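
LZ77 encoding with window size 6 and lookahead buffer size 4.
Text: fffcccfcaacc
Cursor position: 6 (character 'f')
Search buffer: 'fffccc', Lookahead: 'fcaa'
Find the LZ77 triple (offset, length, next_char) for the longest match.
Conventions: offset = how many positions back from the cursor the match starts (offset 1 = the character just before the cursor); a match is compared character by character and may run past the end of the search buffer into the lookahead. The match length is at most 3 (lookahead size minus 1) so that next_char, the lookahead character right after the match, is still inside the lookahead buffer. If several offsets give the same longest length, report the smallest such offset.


Try each offset into the search buffer:
  offset=1 (pos 5, char 'c'): match length 0
  offset=2 (pos 4, char 'c'): match length 0
  offset=3 (pos 3, char 'c'): match length 0
  offset=4 (pos 2, char 'f'): match length 2
  offset=5 (pos 1, char 'f'): match length 1
  offset=6 (pos 0, char 'f'): match length 1
Longest match has length 2 at offset 4.
next_char = character at position 6 + 2 = 8 -> 'a'

Best match: offset=4, length=2 (matching 'fc' starting at position 2)
LZ77 triple: (4, 2, 'a')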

····················

» **Exercise instructions**
Give again, word for word, every line of the listing above from the one with "Search buffer: 'fffccc', Lookahead: 'fcaa'" to the one with "Find the LZ77", both inclusive, and nothing beyond them.

» **Solution to this problem**
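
Search buffer: 'fffccc', Lookahead: 'fcaa'
Find the LZ77 triple (offset, length, next_char) for the longest match.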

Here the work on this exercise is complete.